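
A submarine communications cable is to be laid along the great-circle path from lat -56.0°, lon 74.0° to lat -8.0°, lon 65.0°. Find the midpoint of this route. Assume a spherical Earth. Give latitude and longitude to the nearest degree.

From cos δ = sin φ₁ sin φ₂ + cos φ₁ cos φ₂ cos Δλ, the central angle is δ ≈ 0.847 rad (48.5°).
Interpolate at f = 1/2 with slerp weights a = sin((1−f)δ)/sin δ ≈ 0.548, b = sin(fδ)/sin δ ≈ 0.548.
p = a·p₁ + b·p₂ ≈ (0.314, 0.787, -0.531); φ = arcsin(p_z) ≈ -32.07°, λ = atan2(p_y, p_x) ≈ 68.25°.

≈ lat -32°, lon 68°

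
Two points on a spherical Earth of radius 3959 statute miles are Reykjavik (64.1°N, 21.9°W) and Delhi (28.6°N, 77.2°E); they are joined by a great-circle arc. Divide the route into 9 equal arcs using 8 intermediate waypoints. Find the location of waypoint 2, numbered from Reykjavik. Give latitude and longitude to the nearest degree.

The haversine formula gives a central angle δ ≈ 1.192 rad (68.3°) between the endpoints.
Interpolate at f = 2/9 with slerp weights a = sin((1−f)δ)/sin δ ≈ 0.861, b = sin(fδ)/sin δ ≈ 0.282.
p = a·p₁ + b·p₂ ≈ (0.404, 0.101, 0.909); φ = arcsin(p_z) ≈ 65.41°, λ = atan2(p_y, p_x) ≈ 14.04°.

≈ (65°N, 14°E)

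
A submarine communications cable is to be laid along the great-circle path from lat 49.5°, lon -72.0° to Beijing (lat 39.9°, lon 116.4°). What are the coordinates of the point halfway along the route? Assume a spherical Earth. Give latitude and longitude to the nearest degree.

≈ lat 84°, lon 154°

From cos δ = sin φ₁ sin φ₂ + cos φ₁ cos φ₂ cos Δλ, the central angle is δ ≈ 1.576 rad (90.3°).
Interpolate at f = 1/2 with slerp weights a = sin((1−f)δ)/sin δ ≈ 0.709, b = sin(fδ)/sin δ ≈ 0.709.
p = a·p₁ + b·p₂ ≈ (-0.100, 0.049, 0.994); φ = arcsin(p_z) ≈ 83.62°, λ = atan2(p_y, p_x) ≈ 153.67°.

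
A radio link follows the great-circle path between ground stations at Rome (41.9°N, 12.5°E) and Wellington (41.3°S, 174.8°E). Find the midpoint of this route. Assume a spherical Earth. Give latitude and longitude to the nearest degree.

Write both endpoints as unit vectors p₁, p₂ with components (cos φ cos λ, cos φ sin λ, sin φ).
The central angle between the endpoints is δ = arccos(p₁·p₂) ≈ 2.911 rad (166.8°).
Interpolate at f = 1/2 with slerp weights a = sin((1−f)δ)/sin δ ≈ 4.342, b = sin(fδ)/sin δ ≈ 4.342.
p = a·p₁ + b·p₂ ≈ (-0.093, 0.995, 0.034); φ = arcsin(p_z) ≈ 1.95°, λ = atan2(p_y, p_x) ≈ 95.36°.

≈ 2°N, 95°E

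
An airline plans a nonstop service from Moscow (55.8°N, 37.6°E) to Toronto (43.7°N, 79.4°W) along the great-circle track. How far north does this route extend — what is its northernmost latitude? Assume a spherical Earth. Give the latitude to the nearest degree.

The great circle lies in the plane with unit normal n̂ = (p₁ × p₂)/|p₁ × p₂|.
Here n̂_z ≈ -0.393; the vertex latitude is φ_max = arccos|n̂_z| ≈ 66.9°.
Check via Clairaut: cos φ_max = |cos φ₁| · sin C = cos(55.8°)·sin(44.3°) ≈ 0.393, again giving ≈ 66.9°.

≈ 67°N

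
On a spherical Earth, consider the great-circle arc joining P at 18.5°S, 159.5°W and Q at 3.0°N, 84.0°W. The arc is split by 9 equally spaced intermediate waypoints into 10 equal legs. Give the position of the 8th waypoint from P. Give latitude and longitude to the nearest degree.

≈ 2°S, 99°W

The haversine formula gives a central angle δ ≈ 1.348 rad (77.3°) between the endpoints.
Interpolate at f = 8/10 with slerp weights a = sin((1−f)δ)/sin δ ≈ 0.273, b = sin(fδ)/sin δ ≈ 0.904.
p = a·p₁ + b·p₂ ≈ (-0.148, -0.988, -0.039); φ = arcsin(p_z) ≈ -2.26°, λ = atan2(p_y, p_x) ≈ -98.54°.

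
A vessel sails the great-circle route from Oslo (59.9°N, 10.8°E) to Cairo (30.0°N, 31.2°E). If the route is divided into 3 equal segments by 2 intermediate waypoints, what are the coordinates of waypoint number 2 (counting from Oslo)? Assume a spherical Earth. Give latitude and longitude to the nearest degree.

The haversine formula gives a central angle δ ≈ 0.574 rad (32.9°) between the endpoints.
Interpolate at f = 2/3 with slerp weights a = sin((1−f)δ)/sin δ ≈ 0.350, b = sin(fδ)/sin δ ≈ 0.688.
p = a·p₁ + b·p₂ ≈ (0.682, 0.341, 0.647); φ = arcsin(p_z) ≈ 40.30°, λ = atan2(p_y, p_x) ≈ 26.60°.

≈ 40°N, 27°E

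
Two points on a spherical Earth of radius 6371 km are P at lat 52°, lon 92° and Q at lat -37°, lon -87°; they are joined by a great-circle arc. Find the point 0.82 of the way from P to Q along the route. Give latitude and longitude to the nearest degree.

≈ lat -7°, lon -86°

Write both endpoints as unit vectors p₁, p₂ with components (cos φ cos λ, cos φ sin λ, sin φ).
The central angle between the endpoints is δ = arccos(p₁·p₂) ≈ 2.880 rad (165.0°).
Interpolate at f = 0.82 with slerp weights a = sin((1−f)δ)/sin δ ≈ 1.912, b = sin(fδ)/sin δ ≈ 2.715.
p = a·p₁ + b·p₂ ≈ (0.072, -0.989, -0.127); φ = arcsin(p_z) ≈ -7.32°, λ = atan2(p_y, p_x) ≈ -85.81°.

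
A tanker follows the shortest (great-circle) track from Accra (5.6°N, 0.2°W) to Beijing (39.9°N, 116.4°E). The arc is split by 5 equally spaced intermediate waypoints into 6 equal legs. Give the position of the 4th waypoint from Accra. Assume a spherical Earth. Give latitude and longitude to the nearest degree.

Write both endpoints as unit vectors p₁, p₂ with components (cos φ cos λ, cos φ sin λ, sin φ).
The central angle between the endpoints is δ = arccos(p₁·p₂) ≈ 1.854 rad (106.2°).
Interpolate at f = 4/6 with slerp weights a = sin((1−f)δ)/sin δ ≈ 0.603, b = sin(fδ)/sin δ ≈ 0.984.
p = a·p₁ + b·p₂ ≈ (0.265, 0.674, 0.690); φ = arcsin(p_z) ≈ 43.61°, λ = atan2(p_y, p_x) ≈ 68.53°.

≈ 44°N, 69°E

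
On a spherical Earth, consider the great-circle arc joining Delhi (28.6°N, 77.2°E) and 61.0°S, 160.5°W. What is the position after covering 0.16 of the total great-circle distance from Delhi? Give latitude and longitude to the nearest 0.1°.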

▸ WORK INSTRUCTION
Copy every line of the records, leaving nothing out.

▸ ANSWER FOR THE TASK
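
A submarine communications cable is to be laid along the great-circle path from lat -56.0°, lon 74.0° to lat -8.0°, lon 65.0°. Find the midpoint of this route. Assume a spherical Earth. Give latitude and longitude to the nearest degree.

From cos δ = sin φ₁ sin φ₂ + cos φ₁ cos φ₂ cos Δλ, the central angle is δ ≈ 0.847 rad (48.5°).
Interpolate at f = 1/2 with slerp weights a = sin((1−f)δ)/sin δ ≈ 0.548, b = sin(fδ)/sin δ ≈ 0.548.
p = a·p₁ + b·p₂ ≈ (0.314, 0.787, -0.531); φ = arcsin(p_z) ≈ -32.07°, λ = atan2(p_y, p_x) ≈ 68.25°.

≈ lat -32°, lon 68°

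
Two points on a spherical Earth of radius 3959 statute miles are Reykjavik (64.1°N, 21.9°W) and Delhi (28.6°N, 77.2°E); they are joined by a great-circle arc. Divide the route into 9 equal arcs using 8 intermediate waypoints. Find the location of waypoint 2, numbered from Reykjavik. Give latitude and longitude to the nearest degree.

The haversine formula gives a central angle δ ≈ 1.192 rad (68.3°) between the endpoints.
Interpolate at f = 2/9 with slerp weights a = sin((1−f)δ)/sin δ ≈ 0.861, b = sin(fδ)/sin δ ≈ 0.282.
p = a·p₁ + b·p₂ ≈ (0.404, 0.101, 0.909); φ = arcsin(p_z) ≈ 65.41°, λ = atan2(p_y, p_x) ≈ 14.04°.

≈ (65°N, 14°E)

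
A submarine communications cable is to be laid along the great-circle path from lat 49.5°, lon -72.0° to Beijing (lat 39.9°, lon 116.4°). What are the coordinates of the point halfway along the route? Assume a spherical Earth. Give latitude and longitude to the nearest degree.

≈ lat 84°, lon 154°

From cos δ = sin φ₁ sin φ₂ + cos φ₁ cos φ₂ cos Δλ, the central angle is δ ≈ 1.576 rad (90.3°).
Interpolate at f = 1/2 with slerp weights a = sin((1−f)δ)/sin δ ≈ 0.709, b = sin(fδ)/sin δ ≈ 0.709.
p = a·p₁ + b·p₂ ≈ (-0.100, 0.049, 0.994); φ = arcsin(p_z) ≈ 83.62°, λ = atan2(p_y, p_x) ≈ 153.67°.

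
A radio link follows the great-circle path between ground stations at Rome (41.9°N, 12.5°E) and Wellington (41.3°S, 174.8°E). Find the midpoint of this route. Assume a spherical Earth. Give latitude and longitude to the nearest degree.

Write both endpoints as unit vectors p₁, p₂ with components (cos φ cos λ, cos φ sin λ, sin φ).
The central angle between the endpoints is δ = arccos(p₁·p₂) ≈ 2.911 rad (166.8°).
Interpolate at f = 1/2 with slerp weights a = sin((1−f)δ)/sin δ ≈ 4.342, b = sin(fδ)/sin δ ≈ 4.342.
p = a·p₁ + b·p₂ ≈ (-0.093, 0.995, 0.034); φ = arcsin(p_z) ≈ 1.95°, λ = atan2(p_y, p_x) ≈ 95.36°.

≈ 2°N, 95°E

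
An airline plans a nonstop service from Moscow (55.8°N, 37.6°E) to Toronto (43.7°N, 79.4°W) along the great-circle track. How far north does this route extend — what is its northernmost latitude? Assume a spherical Earth. Give the latitude to the nearest degree.

The great circle lies in the plane with unit normal n̂ = (p₁ × p₂)/|p₁ × p₂|.
Here n̂_z ≈ -0.393; the vertex latitude is φ_max = arccos|n̂_z| ≈ 66.9°.
Check via Clairaut: cos φ_max = |cos φ₁| · sin C = cos(55.8°)·sin(44.3°) ≈ 0.393, again giving ≈ 66.9°.

≈ 67°N

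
On a spherical Earth, consider the great-circle arc joining P at 18.5°S, 159.5°W and Q at 3.0°N, 84.0°W. The arc is split by 9 equally spaced intermediate waypoints into 10 equal legs. Give the position of the 8th waypoint from P. Give latitude and longitude to the nearest degree.

≈ 2°S, 99°W

The haversine formula gives a central angle δ ≈ 1.348 rad (77.3°) between the endpoints.
Interpolate at f = 8/10 with slerp weights a = sin((1−f)δ)/sin δ ≈ 0.273, b = sin(fδ)/sin δ ≈ 0.904.
p = a·p₁ + b·p₂ ≈ (-0.148, -0.988, -0.039); φ = arcsin(p_z) ≈ -2.26°, λ = atan2(p_y, p_x) ≈ -98.54°.

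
A vessel sails the great-circle route from Oslo (59.9°N, 10.8°E) to Cairo (30.0°N, 31.2°E). If the route is divided into 3 equal segments by 2 intermediate waypoints, what are the coordinates of waypoint number 2 (counting from Oslo)? Assume a spherical Earth. Give latitude and longitude to the nearest degree.

The haversine formula gives a central angle δ ≈ 0.574 rad (32.9°) between the endpoints.
Interpolate at f = 2/3 with slerp weights a = sin((1−f)δ)/sin δ ≈ 0.350, b = sin(fδ)/sin δ ≈ 0.688.
p = a·p₁ + b·p₂ ≈ (0.682, 0.341, 0.647); φ = arcsin(p_z) ≈ 40.30°, λ = atan2(p_y, p_x) ≈ 26.60°.

≈ 40°N, 27°E

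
Two points on a spherical Earth of radius 6371 km are P at lat 52°, lon 92° and Q at lat -37°, lon -87°; they are joined by a great-circle arc. Find the point 0.82 of the way from P to Q along the route. Give latitude and longitude to the nearest degree.

≈ lat -7°, lon -86°

Write both endpoints as unit vectors p₁, p₂ with components (cos φ cos λ, cos φ sin λ, sin φ).
The central angle between the endpoints is δ = arccos(p₁·p₂) ≈ 2.880 rad (165.0°).
Interpolate at f = 0.82 with slerp weights a = sin((1−f)δ)/sin δ ≈ 1.912, b = sin(fδ)/sin δ ≈ 2.715.
p = a·p₁ + b·p₂ ≈ (0.072, -0.989, -0.127); φ = arcsin(p_z) ≈ -7.32°, λ = atan2(p_y, p_x) ≈ -85.81°.

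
A tanker follows the shortest (great-circle) track from Accra (5.6°N, 0.2°W) to Beijing (39.9°N, 116.4°E). The arc is split by 5 equally spaced intermediate waypoints into 6 equal legs. Give the position of the 4th waypoint from Accra. Assume a spherical Earth. Give latitude and longitude to the nearest degree.

Write both endpoints as unit vectors p₁, p₂ with components (cos φ cos λ, cos φ sin λ, sin φ).
The central angle between the endpoints is δ = arccos(p₁·p₂) ≈ 1.854 rad (106.2°).
Interpolate at f = 4/6 with slerp weights a = sin((1−f)δ)/sin δ ≈ 0.603, b = sin(fδ)/sin δ ≈ 0.984.
p = a·p₁ + b·p₂ ≈ (0.265, 0.674, 0.690); φ = arcsin(p_z) ≈ 43.61°, λ = atan2(p_y, p_x) ≈ 68.53°.

≈ 44°N, 69°E

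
On a spherical Earth, consider the great-circle arc joining Delhi (28.6°N, 77.2°E) and 61.0°S, 160.5°W. What is the position after covering 0.16 of the total great-circle distance from Delhi? Give latitude and longitude to the nearest 0.1°.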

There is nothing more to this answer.